▸ **ACTIVITY**: Retype the entries in full.

----- EXTRACTED INFORMATION

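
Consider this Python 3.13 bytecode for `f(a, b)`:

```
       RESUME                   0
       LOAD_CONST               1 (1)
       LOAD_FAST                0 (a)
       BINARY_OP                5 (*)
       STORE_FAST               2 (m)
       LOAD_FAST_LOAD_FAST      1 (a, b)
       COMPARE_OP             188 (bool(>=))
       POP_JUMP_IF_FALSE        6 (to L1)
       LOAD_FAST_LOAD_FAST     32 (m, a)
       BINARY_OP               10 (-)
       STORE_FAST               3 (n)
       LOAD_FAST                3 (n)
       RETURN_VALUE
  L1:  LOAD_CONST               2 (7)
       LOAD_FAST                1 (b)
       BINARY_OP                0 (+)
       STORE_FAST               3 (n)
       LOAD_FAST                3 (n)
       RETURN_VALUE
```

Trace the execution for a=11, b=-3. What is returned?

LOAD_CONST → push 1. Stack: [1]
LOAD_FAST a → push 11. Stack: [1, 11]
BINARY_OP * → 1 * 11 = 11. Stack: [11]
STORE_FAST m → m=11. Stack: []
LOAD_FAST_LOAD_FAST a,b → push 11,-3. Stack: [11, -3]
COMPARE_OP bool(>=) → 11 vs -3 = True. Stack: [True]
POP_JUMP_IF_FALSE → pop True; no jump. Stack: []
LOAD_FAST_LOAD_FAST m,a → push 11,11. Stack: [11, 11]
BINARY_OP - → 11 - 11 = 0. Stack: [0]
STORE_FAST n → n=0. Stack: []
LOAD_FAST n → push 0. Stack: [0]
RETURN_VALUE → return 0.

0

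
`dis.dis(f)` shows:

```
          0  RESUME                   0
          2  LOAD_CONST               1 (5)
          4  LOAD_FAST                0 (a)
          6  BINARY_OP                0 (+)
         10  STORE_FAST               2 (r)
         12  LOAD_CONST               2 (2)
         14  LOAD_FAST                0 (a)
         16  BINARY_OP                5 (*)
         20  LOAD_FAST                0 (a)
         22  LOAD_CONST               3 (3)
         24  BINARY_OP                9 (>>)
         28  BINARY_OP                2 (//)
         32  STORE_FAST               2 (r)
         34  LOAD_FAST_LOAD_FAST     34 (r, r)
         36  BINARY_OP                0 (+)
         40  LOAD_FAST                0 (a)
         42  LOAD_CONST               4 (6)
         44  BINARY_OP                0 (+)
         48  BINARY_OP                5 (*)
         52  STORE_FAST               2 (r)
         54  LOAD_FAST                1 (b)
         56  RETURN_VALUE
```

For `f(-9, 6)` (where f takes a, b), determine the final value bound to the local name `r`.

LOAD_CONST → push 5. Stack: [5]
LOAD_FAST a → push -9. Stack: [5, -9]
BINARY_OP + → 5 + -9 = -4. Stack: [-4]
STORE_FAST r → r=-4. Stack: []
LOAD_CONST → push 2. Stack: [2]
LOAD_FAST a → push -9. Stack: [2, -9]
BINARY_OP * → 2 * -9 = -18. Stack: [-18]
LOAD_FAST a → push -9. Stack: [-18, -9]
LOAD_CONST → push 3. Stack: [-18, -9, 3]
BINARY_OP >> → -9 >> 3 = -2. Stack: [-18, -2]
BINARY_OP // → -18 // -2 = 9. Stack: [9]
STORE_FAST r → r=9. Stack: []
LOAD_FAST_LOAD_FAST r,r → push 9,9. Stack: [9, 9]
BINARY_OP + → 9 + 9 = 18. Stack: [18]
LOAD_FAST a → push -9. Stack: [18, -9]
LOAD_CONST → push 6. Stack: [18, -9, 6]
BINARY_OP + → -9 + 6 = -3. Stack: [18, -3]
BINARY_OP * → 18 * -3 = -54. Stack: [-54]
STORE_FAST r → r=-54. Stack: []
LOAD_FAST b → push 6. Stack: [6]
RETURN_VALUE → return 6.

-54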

----------

▸ **EXERCISE OUTPUT**:
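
Consider this Python 3.13 bytecode for `f(a, b)`:

```
       RESUME                   0
       LOAD_CONST               1 (1)
       LOAD_FAST                0 (a)
       BINARY_OP                5 (*)
       STORE_FAST               2 (m)
       LOAD_FAST_LOAD_FAST      1 (a, b)
       COMPARE_OP             188 (bool(>=))
       POP_JUMP_IF_FALSE        6 (to L1)
       LOAD_FAST_LOAD_FAST     32 (m, a)
       BINARY_OP               10 (-)
       STORE_FAST               3 (n)
       LOAD_FAST                3 (n)
       RETURN_VALUE
  L1:  LOAD_CONST               2 (7)
       LOAD_FAST                1 (b)
       BINARY_OP                0 (+)
       STORE_FAST               3 (n)
       LOAD_FAST                3 (n)
       RETURN_VALUE
```

Trace the execution for a=11, b=-3. What is returned?

LOAD_CONST → push 1. Stack: [1]
LOAD_FAST a → push 11. Stack: [1, 11]
BINARY_OP * → 1 * 11 = 11. Stack: [11]
STORE_FAST m → m=11. Stack: []
LOAD_FAST_LOAD_FAST a,b → push 11,-3. Stack: [11, -3]
COMPARE_OP bool(>=) → 11 vs -3 = True. Stack: [True]
POP_JUMP_IF_FALSE → pop True; no jump. Stack: []
LOAD_FAST_LOAD_FAST m,a → push 11,11. Stack: [11, 11]
BINARY_OP - → 11 - 11 = 0. Stack: [0]
STORE_FAST n → n=0. Stack: []
LOAD_FAST n → push 0. Stack: [0]
RETURN_VALUE → return 0.

0

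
`dis.dis(f)` shows:

```
          0  RESUME                   0
          2  LOAD_CONST               1 (5)
          4  LOAD_FAST                0 (a)
          6  BINARY_OP                0 (+)
         10  STORE_FAST               2 (r)
         12  LOAD_CONST               2 (2)
         14  LOAD_FAST                0 (a)
         16  BINARY_OP                5 (*)
         20  LOAD_FAST                0 (a)
         22  LOAD_CONST               3 (3)
         24  BINARY_OP                9 (>>)
         28  BINARY_OP                2 (//)
         32  STORE_FAST               2 (r)
         34  LOAD_FAST_LOAD_FAST     34 (r, r)
         36  BINARY_OP                0 (+)
         40  LOAD_FAST                0 (a)
         42  LOAD_CONST               4 (6)
         44  BINARY_OP                0 (+)
         48  BINARY_OP                5 (*)
         52  STORE_FAST               2 (r)
         54  LOAD_FAST                1 (b)
         56  RETURN_VALUE
```

For `f(-9, 6)` (where f takes a, b), determine the final value bound to the local name `r`.

LOAD_CONST → push 5. Stack: [5]
LOAD_FAST a → push -9. Stack: [5, -9]
BINARY_OP + → 5 + -9 = -4. Stack: [-4]
STORE_FAST r → r=-4. Stack: []
LOAD_CONST → push 2. Stack: [2]
LOAD_FAST a → push -9. Stack: [2, -9]
BINARY_OP * → 2 * -9 = -18. Stack: [-18]
LOAD_FAST a → push -9. Stack: [-18, -9]
LOAD_CONST → push 3. Stack: [-18, -9, 3]
BINARY_OP >> → -9 >> 3 = -2. Stack: [-18, -2]
BINARY_OP // → -18 // -2 = 9. Stack: [9]
STORE_FAST r → r=9. Stack: []
LOAD_FAST_LOAD_FAST r,r → push 9,9. Stack: [9, 9]
BINARY_OP + → 9 + 9 = 18. Stack: [18]
LOAD_FAST a → push -9. Stack: [18, -9]
LOAD_CONST → push 6. Stack: [18, -9, 6]
BINARY_OP + → -9 + 6 = -3. Stack: [18, -3]
BINARY_OP * → 18 * -3 = -54. Stack: [-54]
STORE_FAST r → r=-54. Stack: []
LOAD_FAST b → push 6. Stack: [6]
RETURN_VALUE → return 6.

-54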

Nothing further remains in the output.